> [Data extracts]:
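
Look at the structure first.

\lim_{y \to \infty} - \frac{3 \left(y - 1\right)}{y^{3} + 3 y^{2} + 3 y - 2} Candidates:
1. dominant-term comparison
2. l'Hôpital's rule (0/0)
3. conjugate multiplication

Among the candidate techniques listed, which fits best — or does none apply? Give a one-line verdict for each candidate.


Verdict: dominant-term comparison — growth-rate triage: the leading powers of y decide the limit, everything else is noise.
- dominant-term comparison: yes — fits the structure here.
- l'Hôpital's rule (0/0): as a single quotient the expression runs to ∞/∞ at the limit point — an at-infinity form of the rule would apply, though the leading-growth comparison is the direct reading.
- conjugate multiplication — the conjugate move applies to radical differences, which this is not.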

> [Activity]: Output only the lines running from the line with "Among the candidate" through the final line of the data, inclusive.

> [Result of this task]:
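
Among the candidate techniques listed, which fits best — or does none apply? Give a one-line verdict for each candidate.


Verdict: dominant-term comparison — growth-rate triage: the leading powers of y decide the limit, everything else is noise.
- dominant-term comparison: yes — fits the structure here.
- l'Hôpital's rule (0/0): as a single quotient the expression runs to ∞/∞ at the limit point — an at-infinity form of the rule would apply, though the leading-growth comparison is the direct reading.
- conjugate multiplication — the conjugate move applies to radical differences, which this is not.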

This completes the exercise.